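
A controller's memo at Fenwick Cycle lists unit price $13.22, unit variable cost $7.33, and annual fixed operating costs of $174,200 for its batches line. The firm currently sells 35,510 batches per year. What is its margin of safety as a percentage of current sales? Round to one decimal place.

Each unit contributes $13.22 − $7.33 = $5.89. Break-even units = $174,200 ÷ $5.89 = 29,575.55; break-even revenue = 29,575.55 × $13.22 = $390,988.79.
Actual sales revenue = 35,510 × $13.22 = $469,442.20.
Margin of safety = ($469,442.20 − $390,988.79) ÷ $469,442.20 = 16.7%.

16.7%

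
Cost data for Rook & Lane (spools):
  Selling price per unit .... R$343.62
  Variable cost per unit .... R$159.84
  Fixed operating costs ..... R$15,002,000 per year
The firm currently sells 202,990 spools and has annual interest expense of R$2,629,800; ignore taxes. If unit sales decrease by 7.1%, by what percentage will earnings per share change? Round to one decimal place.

-13.5%

Contribution at this volume is 202,990 × R$183.78 = R$37,305,502.20.
EBIT = R$37,305,502.20 − R$15,002,000 = R$22,303,502.20.
After interest of R$2,629,800.00, pre-tax earnings = R$19,673,702.20.
DCL = total CM / (EBIT − I) = R$37,305,502.20 / R$19,673,702.20 = 1.8962.
EPS therefore changes by 1.8962 × (-7.1%) = -13.5%.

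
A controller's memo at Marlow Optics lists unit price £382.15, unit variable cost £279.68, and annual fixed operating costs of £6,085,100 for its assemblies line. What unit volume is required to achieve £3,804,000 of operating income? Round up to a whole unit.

Unit CM = price − variable cost = £382.15 − £279.68 = £102.47.
Required volume = (fixed costs + target profit) ÷ CM = (£6,085,100 + £3,804,000) ÷ £102.47 = 96,507.27, so 96,508 assemblies.

96,508 assemblies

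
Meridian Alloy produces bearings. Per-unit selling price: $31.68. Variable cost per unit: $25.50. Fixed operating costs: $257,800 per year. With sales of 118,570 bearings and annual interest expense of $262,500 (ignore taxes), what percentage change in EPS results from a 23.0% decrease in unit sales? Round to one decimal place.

-79.3%

Total contribution margin = 118,570 × $6.18 = $732,762.60.
EBIT = $732,762.60 − $257,800 = $474,962.60.
After interest of $262,500.00, pre-tax earnings = $212,462.60.
DCL = total CM / (EBIT − I) = $732,762.60 / $212,462.60 = 3.4489.
EPS therefore changes by 3.4489 × (-23.0%) = -79.3%.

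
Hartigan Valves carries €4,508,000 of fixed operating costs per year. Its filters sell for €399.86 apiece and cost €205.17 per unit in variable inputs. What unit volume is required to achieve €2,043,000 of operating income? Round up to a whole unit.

33,649 filters

Unit CM = price − variable cost = €399.86 − €205.17 = €194.69.
Need Q such that Q × €194.69 − €4,508,000 = €2,043,000, i.e. Q = €6,551,000 / €194.69 = 33,648.36 → 33,649.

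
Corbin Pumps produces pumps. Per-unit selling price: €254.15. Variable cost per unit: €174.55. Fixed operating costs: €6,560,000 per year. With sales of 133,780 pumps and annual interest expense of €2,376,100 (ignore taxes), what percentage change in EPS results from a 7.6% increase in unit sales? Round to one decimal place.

+47.3%

Total contribution margin = 133,780 × €79.60 = €10,648,888.00.
Operating income = contribution − fixed costs = €10,648,888.00 − €6,560,000 = €4,088,888.00.
After interest of €2,376,100.00, pre-tax earnings = €1,712,788.00.
Degree of combined leverage = contribution ÷ (EBIT − I) = €10,648,888.00 ÷ €1,712,788.00 = 6.2173.
%ΔEPS = DCL × %ΔSales = 6.2173 × +7.6% = +47.3%.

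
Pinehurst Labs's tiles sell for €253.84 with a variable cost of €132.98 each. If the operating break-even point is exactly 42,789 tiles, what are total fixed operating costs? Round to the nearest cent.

€5,171,478.54

Unit CM = price − variable cost = €253.84 − €132.98 = €120.86.
Since BE = FC / CM, FC = 42,789 × €120.86 = €5,171,478.54.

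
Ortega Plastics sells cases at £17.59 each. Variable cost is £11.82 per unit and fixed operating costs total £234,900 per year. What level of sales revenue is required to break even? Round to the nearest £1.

£716,099

Contribution margin per unit = £17.59 − £11.82 = £5.77, a CM ratio of £5.77 ÷ £17.59 = 0.3280.
Break-even sales = FC ÷ CM ratio = £234,900 × £17.59 / £5.77 = £716,099.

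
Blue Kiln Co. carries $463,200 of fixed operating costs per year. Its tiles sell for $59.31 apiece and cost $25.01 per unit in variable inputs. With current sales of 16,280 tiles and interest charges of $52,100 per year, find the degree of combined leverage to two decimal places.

12.95

Total contribution margin = 16,280 × $34.30 = $558,404.00.
Operating income = contribution − fixed costs = $558,404.00 − $463,200 = $95,204.00. Interest = $52,100.00, so EBIT − I = $43,104.00.
Degree of total leverage = total CM / (EBIT − interest) = $558,404.00 / $43,104.00 = 12.9548.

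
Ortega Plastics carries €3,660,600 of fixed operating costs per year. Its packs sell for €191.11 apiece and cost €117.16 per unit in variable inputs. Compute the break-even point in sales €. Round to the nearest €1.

€9,460,139

CM per unit = €191.11 − €117.16 = €73.95; CM ratio = €73.95 / €191.11 = 0.3869.
Break-even sales = FC ÷ CM ratio = €3,660,600 × €191.11 / €73.95 = €9,460,139.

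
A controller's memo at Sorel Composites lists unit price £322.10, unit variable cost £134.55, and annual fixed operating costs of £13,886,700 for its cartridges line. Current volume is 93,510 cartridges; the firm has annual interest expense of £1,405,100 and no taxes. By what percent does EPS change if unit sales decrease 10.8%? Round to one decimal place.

-84.3%

At 93,510 units, contribution = 93,510 × £187.55 = £17,537,800.50.
Subtracting fixed costs: EBIT = £17,537,800.50 − £13,886,700 = £3,651,100.50.
After interest of £1,405,100.00, pre-tax earnings = £2,246,000.50.
DCL = total CM / (EBIT − I) = £17,537,800.50 / £2,246,000.50 = 7.8085.
%ΔEPS = DCL × %ΔSales = 7.8085 × -10.8% = -84.3%.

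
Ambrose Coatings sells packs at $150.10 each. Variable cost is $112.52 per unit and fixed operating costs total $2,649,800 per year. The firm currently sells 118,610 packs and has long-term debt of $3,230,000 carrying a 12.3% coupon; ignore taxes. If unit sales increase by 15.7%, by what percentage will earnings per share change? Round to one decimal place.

Contribution at this volume is 118,610 × $37.58 = $4,457,363.80.
Subtracting fixed costs: EBIT = $4,457,363.80 − $2,649,800 = $1,807,563.80.
Interest = $397,290.00, so EBIT − I = $1,410,273.80.
Degree of combined leverage = contribution ÷ (EBIT − I) = $4,457,363.80 ÷ $1,410,273.80 = 3.1606.
%ΔEPS = DCL × %ΔSales = 3.1606 × +15.7% = +49.6%.

+49.6%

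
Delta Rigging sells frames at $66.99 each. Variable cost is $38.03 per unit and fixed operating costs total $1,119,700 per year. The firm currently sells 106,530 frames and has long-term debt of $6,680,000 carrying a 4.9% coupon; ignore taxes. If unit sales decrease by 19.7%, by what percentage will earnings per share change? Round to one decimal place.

-37.1%

Total contribution margin = 106,530 × $28.96 = $3,085,108.80.
Subtracting fixed costs: EBIT = $3,085,108.80 − $1,119,700 = $1,965,408.80.
After interest of $327,320.00, pre-tax earnings = $1,638,088.80.
Degree of combined leverage = contribution ÷ (EBIT − I) = $3,085,108.80 ÷ $1,638,088.80 = 1.8834.
EPS therefore changes by 1.8834 × (-19.7%) = -37.1%.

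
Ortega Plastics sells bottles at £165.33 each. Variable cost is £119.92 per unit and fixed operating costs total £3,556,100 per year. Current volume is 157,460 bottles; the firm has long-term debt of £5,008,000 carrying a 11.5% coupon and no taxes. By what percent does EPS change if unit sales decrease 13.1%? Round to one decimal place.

-31.0%

Contribution at this volume is 157,460 × £45.41 = £7,150,258.60.
EBIT = £7,150,258.60 − £3,556,100 = £3,594,158.60.
After interest of £575,920.00, pre-tax earnings = £3,018,238.60.
DCL = total CM / (EBIT − I) = £7,150,258.60 / £3,018,238.60 = 2.3690.
EPS therefore changes by 2.3690 × (-13.1%) = -31.0%.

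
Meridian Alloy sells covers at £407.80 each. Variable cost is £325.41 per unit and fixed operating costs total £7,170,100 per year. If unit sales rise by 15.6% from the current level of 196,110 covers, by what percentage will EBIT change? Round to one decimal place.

Total contribution margin = 196,110 × £82.39 = £16,157,502.90.
Operating income = contribution − fixed costs = £16,157,502.90 − £7,170,100 = £8,987,402.90.
So DOL = total CM / EBIT = £16,157,502.90 / £8,987,402.90 = 1.7978.
So EBIT moves 1.7978 × (+15.6%) = +28.0%.

+28.0%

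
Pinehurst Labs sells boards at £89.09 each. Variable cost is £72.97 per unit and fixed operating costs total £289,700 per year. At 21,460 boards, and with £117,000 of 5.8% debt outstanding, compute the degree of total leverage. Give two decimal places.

7.00

Contribution at this volume is 21,460 × £16.12 = £345,935.20.
Operating income = contribution − fixed costs = £345,935.20 − £289,700 = £56,235.20. Interest = £6,786.00, so EBIT − I = £49,449.20.
DCL = contribution ÷ (EBIT − I) = £345,935.20 ÷ £49,449.20 = 6.9958.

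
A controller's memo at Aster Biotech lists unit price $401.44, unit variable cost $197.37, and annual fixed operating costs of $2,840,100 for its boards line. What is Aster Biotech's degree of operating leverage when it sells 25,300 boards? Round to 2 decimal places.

2.22

Total contribution margin = 25,300 × $204.07 = $5,162,971.00.
EBIT = $5,162,971.00 − $2,840,100 = $2,322,871.00.
So DOL = total CM / EBIT = $5,162,971.00 / $2,322,871.00 = 2.2227.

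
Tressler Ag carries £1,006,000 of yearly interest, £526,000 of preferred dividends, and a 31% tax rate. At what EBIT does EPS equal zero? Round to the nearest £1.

£1,768,319

Preferred dividends are paid after tax, so their pre-tax equivalent is £526,000 ÷ (1 − 0.31) = £762,318.84.
Financial break-even EBIT = interest + D_p ÷ (1 − t) = £1,006,000 + £762,318.84 = £1,768,318.84.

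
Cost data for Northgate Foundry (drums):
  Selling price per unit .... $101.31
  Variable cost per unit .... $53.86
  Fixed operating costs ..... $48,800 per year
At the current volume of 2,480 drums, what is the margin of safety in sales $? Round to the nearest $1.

$147,056

Each unit contributes $101.31 − $53.86 = $47.45. Break-even units = $48,800 ÷ $47.45 = 1,028.45; break-even revenue = 1,028.45 × $101.31 = $104,192.37.
Current sales = 2,480 × $101.31 = $251,248.80.
Margin of safety = $251,248.80 − $104,192.37 = $147,056.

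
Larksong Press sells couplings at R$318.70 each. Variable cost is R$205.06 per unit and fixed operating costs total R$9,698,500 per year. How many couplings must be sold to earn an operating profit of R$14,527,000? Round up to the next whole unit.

Contribution margin per unit = R$318.70 − R$205.06 = R$113.64.
Need Q such that Q × R$113.64 − R$9,698,500 = R$14,527,000, i.e. Q = R$24,225,500 / R$113.64 = 213,177.58 → 213,178.

213,178 couplings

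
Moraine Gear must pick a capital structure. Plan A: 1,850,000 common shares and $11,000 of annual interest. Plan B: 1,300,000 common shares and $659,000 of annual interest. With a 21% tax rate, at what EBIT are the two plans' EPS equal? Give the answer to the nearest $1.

At indifference, (EBIT − 11,000)(1 − t)/1,850,000 = (EBIT − 659,000)(1 − t)/1,300,000.
Cancelling (1 − t) and cross-multiplying: 1,300,000·(EBIT − 11,000) = 1,850,000·(EBIT − 659,000).
Solving, EBIT = (659,000·1,850,000 − 11,000·1,300,000) / (1,850,000 − 1,300,000) = 1,204,850,000,000 / 550,000 = 2,190,636.36.

$2,190,636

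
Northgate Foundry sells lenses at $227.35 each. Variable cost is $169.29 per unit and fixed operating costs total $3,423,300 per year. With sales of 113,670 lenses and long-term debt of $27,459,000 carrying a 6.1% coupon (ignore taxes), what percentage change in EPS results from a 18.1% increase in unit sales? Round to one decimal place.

+79.6%

Contribution at this volume is 113,670 × $58.06 = $6,599,680.20.
EBIT = $6,599,680.20 − $3,423,300 = $3,176,380.20.
Interest = $1,674,999.00, so EBIT − I = $1,501,381.20.
Degree of combined leverage = contribution ÷ (EBIT − I) = $6,599,680.20 ÷ $1,501,381.20 = 4.3957.
%ΔEPS = DCL × %ΔSales = 4.3957 × +18.1% = +79.6%.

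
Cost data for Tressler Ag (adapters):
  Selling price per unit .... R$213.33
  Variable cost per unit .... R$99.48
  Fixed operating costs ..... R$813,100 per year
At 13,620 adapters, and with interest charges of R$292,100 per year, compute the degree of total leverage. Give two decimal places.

3.48

At 13,620 units, contribution = 13,620 × R$113.85 = R$1,550,637.00.
Subtracting fixed costs: EBIT = R$1,550,637.00 − R$813,100 = R$737,537.00. Interest = R$292,100.00.
DOL = R$1,550,637.00 ÷ R$737,537.00 = 2.1025; DFL = R$737,537.00 ÷ R$445,437.00 = 1.6558.
Combined leverage = 2.1025 × 1.6558 = 3.4813.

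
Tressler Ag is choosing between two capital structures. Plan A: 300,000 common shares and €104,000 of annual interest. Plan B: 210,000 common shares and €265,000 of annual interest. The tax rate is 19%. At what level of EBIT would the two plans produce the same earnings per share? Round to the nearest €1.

€640,667

At indifference, (EBIT − 104,000)(1 − t)/300,000 = (EBIT − 265,000)(1 − t)/210,000.
Cancelling (1 − t) and cross-multiplying: 210,000·(EBIT − 104,000) = 300,000·(EBIT − 265,000).
EBIT × (300,000 − 210,000) = 265,000 × 300,000 − 104,000 × 210,000 = 57,660,000,000, so EBIT = 57,660,000,000 ÷ 90,000 = 640,666.67.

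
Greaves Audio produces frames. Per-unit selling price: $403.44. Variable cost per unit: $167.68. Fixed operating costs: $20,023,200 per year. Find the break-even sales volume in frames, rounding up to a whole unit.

84,931 frames

Each unit contributes $403.44 − $167.68 = $235.76.
Break-even Q = $20,023,200 / $235.76 = 84,930.44 → 84,931 frames.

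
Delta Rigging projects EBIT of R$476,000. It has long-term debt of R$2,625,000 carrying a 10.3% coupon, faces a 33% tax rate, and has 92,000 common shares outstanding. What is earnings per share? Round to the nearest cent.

Interest = R$270,375.00, so EBT = R$476,000 − R$270,375.00 = R$205,625.00.
After tax at 33%: net income = R$205,625.00 × 0.67 = R$137,768.75.
Per share: R$137,768.75 / 92,000 shares = R$1.50.

R$1.50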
----
REQUIRED WORK :: What belongs in the answer is each line from the listing above that contains "data".

YOUR SOLUTION ::
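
Cost data for Rook & Lane (spools):
Cost data for Northgate Foundry (drums):
Cost data for Tressler Ag (adapters):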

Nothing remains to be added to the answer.